━━━ DATA EXTRACTS ━━━

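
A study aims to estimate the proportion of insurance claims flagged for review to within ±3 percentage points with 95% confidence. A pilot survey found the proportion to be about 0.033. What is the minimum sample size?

137

For a proportion with margin E = 0.03 at 95% confidence, z = 1.960.
n = p̂(1−p̂)(z/E)² = 0.033 × 0.967 × (1.960/0.03)² = 136.21
Round up: n = 137.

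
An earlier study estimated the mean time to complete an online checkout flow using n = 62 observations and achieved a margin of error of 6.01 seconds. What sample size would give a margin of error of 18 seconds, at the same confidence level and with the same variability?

Margin of error scales as 1/√n, so n₂ = n₁·(E₁/E₂)².
n₂ = 62 × (6.01/18)² = 62 × 0.1115 = 6.91
Round up: n₂ = 7.

7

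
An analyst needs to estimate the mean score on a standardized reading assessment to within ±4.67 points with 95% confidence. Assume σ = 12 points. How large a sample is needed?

26

For a mean, the margin of error is E = z·σ/√n, so n = (zσ/E)².
At 95% confidence, z = 1.960.
n = (1.960 × 12 / 4.67)² = 25.37
Round up: n = 26.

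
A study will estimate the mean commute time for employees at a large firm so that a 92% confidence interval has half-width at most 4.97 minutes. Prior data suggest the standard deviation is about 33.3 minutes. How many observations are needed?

For a mean, the margin of error is E = z·σ/√n, so n = (zσ/E)².
At 92% confidence, z = 1.751.
n = (1.751 × 33.3 / 4.97)² = 137.64
Round up: n = 138.

138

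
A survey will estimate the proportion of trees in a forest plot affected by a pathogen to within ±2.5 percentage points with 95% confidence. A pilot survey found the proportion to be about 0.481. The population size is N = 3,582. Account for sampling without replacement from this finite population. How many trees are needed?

1075

For a proportion with margin E = 0.025 at 95% confidence, z = 1.960.
n = p̂(1−p̂)(z/E)² = 0.481 × 0.519 × (1.960/0.025)² = 1534.42 — call this n₀.
Finite-population correction with N = 3,582: n = n₀ / (1 + (n₀−1)/N) = 1534.42 / 1.428 = 1074.52
Round up: n = 1075.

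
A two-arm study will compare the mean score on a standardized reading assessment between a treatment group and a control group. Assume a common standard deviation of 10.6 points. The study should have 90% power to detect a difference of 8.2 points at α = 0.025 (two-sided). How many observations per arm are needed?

For two equal groups, n per group = 2·((z_{α/2} + z_β)·σ/δ)².
z_{α/2} = 2.241; z_β = 1.282 (power 90%).
n = 2 × (3.523 × 10.6 / 8.2)² = 2 × 20.74 = 41.48
Round up: n = 42 per group.

42 per group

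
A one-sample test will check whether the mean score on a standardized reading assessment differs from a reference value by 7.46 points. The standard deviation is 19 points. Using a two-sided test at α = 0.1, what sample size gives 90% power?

For a one-sample z-test, n = ((z_{α/2} + z_β)·σ/δ)².
z_{α/2} = 1.645 (two-sided α = 0.1); z_β = 1.282 (power 90% → β = 0.1).
n = (2.927 × 19 / 7.46)² = 55.57
Round up: n = 56.

56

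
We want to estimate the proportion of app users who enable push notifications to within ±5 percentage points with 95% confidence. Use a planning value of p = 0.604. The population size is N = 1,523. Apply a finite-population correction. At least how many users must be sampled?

For a proportion with margin E = 0.05 at 95% confidence, z = 1.960.
n = p̂(1−p̂)(z/E)² = 0.604 × 0.396 × (1.960/0.05)² = 367.54 — call this n₀.
Finite-population correction with N = 1,523: n = n₀ / (1 + (n₀−1)/N) = 367.54 / 1.241 = 296.16
Round up: n = 297.

n = 297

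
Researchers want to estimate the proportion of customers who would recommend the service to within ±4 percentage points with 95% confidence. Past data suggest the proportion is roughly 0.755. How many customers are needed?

For a proportion with margin E = 0.04 at 95% confidence, z = 1.960.
n = p̂(1−p̂)(z/E)² = 0.755 × 0.245 × (1.960/0.04)² = 444.12
Round up: n = 445.

n = 445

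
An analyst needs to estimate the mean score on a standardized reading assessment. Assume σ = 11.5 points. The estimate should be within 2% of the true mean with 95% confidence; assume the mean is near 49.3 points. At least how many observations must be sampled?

For a mean, the margin of error is E = z·σ/√n, so n = (zσ/E)².
At 95% confidence, z = 1.960.
E = 2% of 49.3 = 0.986 points.
n = (1.960 × 11.5 / 0.986)² = 522.58
Round up: n = 523.

523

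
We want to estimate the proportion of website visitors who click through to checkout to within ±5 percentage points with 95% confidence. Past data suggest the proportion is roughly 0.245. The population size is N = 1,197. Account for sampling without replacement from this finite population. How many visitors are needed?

For a proportion with margin E = 0.05 at 95% confidence, z = 1.960.
n = p̂(1−p̂)(z/E)² = 0.245 × 0.755 × (1.960/0.05)² = 284.24 — call this n₀.
Finite-population correction with N = 1,197: n = n₀ / (1 + (n₀−1)/N) = 284.24 / 1.237 = 229.78
Round up: n = 230.

230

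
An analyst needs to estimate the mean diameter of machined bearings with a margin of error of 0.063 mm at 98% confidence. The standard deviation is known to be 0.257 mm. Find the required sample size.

For a mean, the margin of error is E = z·σ/√n, so n = (zσ/E)².
At 98% confidence, z = 2.326.
n = (2.326 × 0.257 / 0.063)² = 90.03
Round up: n = 91.

91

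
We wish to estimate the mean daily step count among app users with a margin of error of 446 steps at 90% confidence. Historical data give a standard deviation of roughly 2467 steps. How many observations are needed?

For a mean, the margin of error is E = z·σ/√n, so n = (zσ/E)².
At 90% confidence, z = 1.645.
n = (1.645 × 2467 / 446)² = 82.79
Round up: n = 83.

83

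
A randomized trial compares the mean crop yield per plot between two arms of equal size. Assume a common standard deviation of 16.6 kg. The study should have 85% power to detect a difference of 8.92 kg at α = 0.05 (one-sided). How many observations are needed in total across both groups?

100 total

For two equal groups, n per group = 2·((z_α + z_β)·σ/δ)².
z_α = 1.645; z_β = 1.036 (power 85%).
n = 2 × (2.681 × 16.6 / 8.92)² = 2 × 24.89 = 49.78
Round up: n = 50 per group.
Total across both groups: 2 × 50 = 100.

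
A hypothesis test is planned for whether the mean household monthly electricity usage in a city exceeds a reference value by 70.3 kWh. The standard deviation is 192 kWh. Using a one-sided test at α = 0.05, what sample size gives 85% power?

54

For a one-sample z-test, n = ((z_α + z_β)·σ/δ)².
z_α = 1.645 (one-sided α = 0.05); z_β = 1.036 (power 85% → β = 0.15).
n = (2.681 × 192 / 70.3)² = 53.61
Round up: n = 54.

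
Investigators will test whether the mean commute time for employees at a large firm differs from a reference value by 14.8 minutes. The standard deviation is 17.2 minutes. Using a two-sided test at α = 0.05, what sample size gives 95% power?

For a one-sample z-test, n = ((z_{α/2} + z_β)·σ/δ)².
z_{α/2} = 1.960 (two-sided α = 0.05); z_β = 1.645 (power 95% → β = 0.05).
n = (3.605 × 17.2 / 14.8)² = 17.55
Round up: n = 18.

n = 18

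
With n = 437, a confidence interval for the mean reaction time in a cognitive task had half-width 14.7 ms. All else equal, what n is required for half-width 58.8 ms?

n = 28

Margin of error scales as 1/√n, so n₂ = n₁·(E₁/E₂)².
n₂ = 437 × (14.7/58.8)² = 437 × 0.0625 = 27.31
Round up: n₂ = 28.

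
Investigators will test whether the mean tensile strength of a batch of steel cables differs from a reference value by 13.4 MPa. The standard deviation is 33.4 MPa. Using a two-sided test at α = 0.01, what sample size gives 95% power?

111

For a one-sample z-test, n = ((z_{α/2} + z_β)·σ/δ)².
z_{α/2} = 2.576 (two-sided α = 0.01); z_β = 1.645 (power 95% → β = 0.05).
n = (4.221 × 33.4 / 13.4)² = 110.69
Round up: n = 111.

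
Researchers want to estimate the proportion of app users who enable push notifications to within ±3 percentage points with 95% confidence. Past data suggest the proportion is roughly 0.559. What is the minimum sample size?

For a proportion with margin E = 0.03 at 95% confidence, z = 1.960.
n = p̂(1−p̂)(z/E)² = 0.559 × 0.441 × (1.960/0.03)² = 1052.25
Round up: n = 1053.

1053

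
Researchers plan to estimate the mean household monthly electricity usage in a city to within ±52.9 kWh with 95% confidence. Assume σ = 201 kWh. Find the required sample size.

56

For a mean, the margin of error is E = z·σ/√n, so n = (zσ/E)².
At 95% confidence, z = 1.960.
n = (1.960 × 201 / 52.9)² = 55.46
Round up: n = 56.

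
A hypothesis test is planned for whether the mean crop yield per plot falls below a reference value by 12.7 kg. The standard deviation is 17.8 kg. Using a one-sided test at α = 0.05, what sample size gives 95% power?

For a one-sample z-test, n = ((z_α + z_β)·σ/δ)².
z_α = 1.645 (one-sided α = 0.05); z_β = 1.645 (power 95% → β = 0.05).
n = (3.290 × 17.8 / 12.7)² = 21.26
Round up: n = 22.

22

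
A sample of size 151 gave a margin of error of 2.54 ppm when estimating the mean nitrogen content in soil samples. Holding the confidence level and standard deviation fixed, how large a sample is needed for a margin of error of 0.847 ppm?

Margin of error scales as 1/√n, so n₂ = n₁·(E₁/E₂)².
n₂ = 151 × (2.54/0.847)² = 151 × 8.993 = 1357.94
Round up: n₂ = 1358.

1358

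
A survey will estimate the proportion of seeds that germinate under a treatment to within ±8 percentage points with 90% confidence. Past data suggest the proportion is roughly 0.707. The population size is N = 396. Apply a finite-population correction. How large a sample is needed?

For a proportion with margin E = 0.08 at 90% confidence, z = 1.645.
n = p̂(1−p̂)(z/E)² = 0.707 × 0.293 × (1.645/0.08)² = 87.59 — call this n₀.
Finite-population correction with N = 396: n = n₀ / (1 + (n₀−1)/N) = 87.59 / 1.219 = 71.85
Round up: n = 72.

72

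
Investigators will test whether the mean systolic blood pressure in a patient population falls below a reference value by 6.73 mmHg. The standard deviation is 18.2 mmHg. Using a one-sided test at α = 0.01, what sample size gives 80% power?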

━━━

■ **YOUR TASK**: Exact copies of the lines from the one containing "A survey will estimate the proportion of seeds" through the end of the listing, both included, are the only thing wanted.

■ **RESPONSE AREA**:
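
A survey will estimate the proportion of seeds that germinate under a treatment to within ±8 percentage points with 90% confidence. Past data suggest the proportion is roughly 0.707. The population size is N = 396. Apply a finite-population correction. How large a sample is needed?

For a proportion with margin E = 0.08 at 90% confidence, z = 1.645.
n = p̂(1−p̂)(z/E)² = 0.707 × 0.293 × (1.645/0.08)² = 87.59 — call this n₀.
Finite-population correction with N = 396: n = n₀ / (1 + (n₀−1)/N) = 87.59 / 1.219 = 71.85
Round up: n = 72.

72

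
Investigators will test whether the mean systolic blood pressure in a patient population falls below a reference value by 6.73 mmHg. The standard deviation is 18.2 mmHg. Using a one-sided test at α = 0.01, what sample size gives 80% power?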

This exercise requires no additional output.